Collected data
^^^^^^^^^^^^^^^^

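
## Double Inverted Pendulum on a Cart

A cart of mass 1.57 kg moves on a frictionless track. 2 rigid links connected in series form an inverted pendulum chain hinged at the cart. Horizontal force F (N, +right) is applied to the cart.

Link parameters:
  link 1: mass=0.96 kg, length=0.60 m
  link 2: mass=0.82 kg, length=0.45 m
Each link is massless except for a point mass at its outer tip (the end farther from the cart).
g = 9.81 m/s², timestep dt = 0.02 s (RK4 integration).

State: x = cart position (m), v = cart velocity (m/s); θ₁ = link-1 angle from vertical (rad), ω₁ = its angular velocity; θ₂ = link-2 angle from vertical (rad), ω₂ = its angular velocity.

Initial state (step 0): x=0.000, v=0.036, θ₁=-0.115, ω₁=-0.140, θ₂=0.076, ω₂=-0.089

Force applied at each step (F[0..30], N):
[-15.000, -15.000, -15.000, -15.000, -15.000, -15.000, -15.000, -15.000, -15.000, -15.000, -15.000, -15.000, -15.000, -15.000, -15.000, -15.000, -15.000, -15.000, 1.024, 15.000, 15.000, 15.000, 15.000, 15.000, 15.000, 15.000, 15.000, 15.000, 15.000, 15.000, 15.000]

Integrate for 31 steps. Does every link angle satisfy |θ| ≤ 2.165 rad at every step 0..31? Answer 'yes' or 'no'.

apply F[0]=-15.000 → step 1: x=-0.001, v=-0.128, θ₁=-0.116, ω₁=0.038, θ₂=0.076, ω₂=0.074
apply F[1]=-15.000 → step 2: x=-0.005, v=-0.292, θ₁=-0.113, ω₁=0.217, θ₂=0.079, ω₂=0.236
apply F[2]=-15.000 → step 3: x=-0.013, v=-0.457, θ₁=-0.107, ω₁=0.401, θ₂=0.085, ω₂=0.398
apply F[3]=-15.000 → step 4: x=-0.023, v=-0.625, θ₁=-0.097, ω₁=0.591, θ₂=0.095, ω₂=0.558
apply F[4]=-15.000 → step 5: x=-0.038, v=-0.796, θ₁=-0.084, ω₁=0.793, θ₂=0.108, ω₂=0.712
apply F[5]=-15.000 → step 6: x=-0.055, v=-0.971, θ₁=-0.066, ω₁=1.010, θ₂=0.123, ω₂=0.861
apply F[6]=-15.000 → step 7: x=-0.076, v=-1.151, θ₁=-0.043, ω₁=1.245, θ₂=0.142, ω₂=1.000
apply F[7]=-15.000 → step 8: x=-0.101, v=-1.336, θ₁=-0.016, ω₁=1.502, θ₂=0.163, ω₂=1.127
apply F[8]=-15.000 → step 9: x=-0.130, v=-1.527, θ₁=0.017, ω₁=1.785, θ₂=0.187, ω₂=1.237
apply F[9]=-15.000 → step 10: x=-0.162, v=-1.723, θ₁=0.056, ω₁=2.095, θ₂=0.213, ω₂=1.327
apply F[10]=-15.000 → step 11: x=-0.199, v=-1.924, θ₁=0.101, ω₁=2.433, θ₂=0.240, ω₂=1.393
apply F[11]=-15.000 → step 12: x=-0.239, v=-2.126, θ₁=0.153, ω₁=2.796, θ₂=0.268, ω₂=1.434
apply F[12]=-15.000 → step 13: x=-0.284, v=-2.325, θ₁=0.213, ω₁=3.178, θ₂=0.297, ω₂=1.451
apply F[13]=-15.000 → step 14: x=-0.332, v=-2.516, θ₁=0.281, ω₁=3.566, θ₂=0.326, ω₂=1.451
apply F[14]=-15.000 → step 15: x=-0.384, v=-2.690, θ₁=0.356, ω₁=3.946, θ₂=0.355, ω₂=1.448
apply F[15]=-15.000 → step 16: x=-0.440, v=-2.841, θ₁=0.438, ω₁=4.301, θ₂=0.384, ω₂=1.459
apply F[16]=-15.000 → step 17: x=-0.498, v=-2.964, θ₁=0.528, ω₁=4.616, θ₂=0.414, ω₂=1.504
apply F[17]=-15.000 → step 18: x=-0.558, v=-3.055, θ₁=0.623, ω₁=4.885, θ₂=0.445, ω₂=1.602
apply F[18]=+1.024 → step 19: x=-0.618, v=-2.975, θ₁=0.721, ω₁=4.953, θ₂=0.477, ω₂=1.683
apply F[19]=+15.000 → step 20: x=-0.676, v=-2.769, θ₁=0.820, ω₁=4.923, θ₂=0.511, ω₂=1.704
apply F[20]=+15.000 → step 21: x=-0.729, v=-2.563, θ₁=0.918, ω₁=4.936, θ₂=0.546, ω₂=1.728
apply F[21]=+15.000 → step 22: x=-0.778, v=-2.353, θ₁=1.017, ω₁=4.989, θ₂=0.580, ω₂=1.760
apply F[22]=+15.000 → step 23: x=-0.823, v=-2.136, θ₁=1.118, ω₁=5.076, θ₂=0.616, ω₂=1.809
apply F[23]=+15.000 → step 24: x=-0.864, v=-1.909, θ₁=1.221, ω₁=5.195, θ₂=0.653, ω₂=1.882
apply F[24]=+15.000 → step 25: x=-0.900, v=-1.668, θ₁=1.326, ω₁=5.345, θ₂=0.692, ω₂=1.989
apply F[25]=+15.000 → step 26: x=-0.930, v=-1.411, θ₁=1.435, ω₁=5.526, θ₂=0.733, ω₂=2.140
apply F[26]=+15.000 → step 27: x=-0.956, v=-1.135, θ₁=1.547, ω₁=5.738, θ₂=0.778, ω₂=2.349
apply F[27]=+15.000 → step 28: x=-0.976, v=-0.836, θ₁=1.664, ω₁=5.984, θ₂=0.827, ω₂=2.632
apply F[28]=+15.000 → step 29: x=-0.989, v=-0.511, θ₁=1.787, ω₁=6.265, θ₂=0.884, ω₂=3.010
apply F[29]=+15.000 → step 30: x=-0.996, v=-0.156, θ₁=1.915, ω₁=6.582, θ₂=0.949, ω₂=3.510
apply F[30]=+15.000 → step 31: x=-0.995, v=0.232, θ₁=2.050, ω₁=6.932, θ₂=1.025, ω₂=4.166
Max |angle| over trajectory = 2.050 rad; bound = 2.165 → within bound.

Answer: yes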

^^^^^^^^^^^^^^^^

The lines above starting at the one that contains "link 2: mass=0.82 kg, length=0.45 m" and ending at the one that contains "Force applied at" must be transcribed exactly, and no other lines may appear.

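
  link 2: mass=0.82 kg, length=0.45 m
Each link is massless except for a point mass at its outer tip (the end farther from the cart).
g = 9.81 m/s², timestep dt = 0.02 s (RK4 integration).

State: x = cart position (m), v = cart velocity (m/s); θ₁ = link-1 angle from vertical (rad), ω₁ = its angular velocity; θ₂ = link-2 angle from vertical (rad), ω₂ = its angular velocity.

Initial state (step 0): x=0.000, v=0.036, θ₁=-0.115, ω₁=-0.140, θ₂=0.076, ω₂=-0.089

Force applied at each step (F[0..30], N):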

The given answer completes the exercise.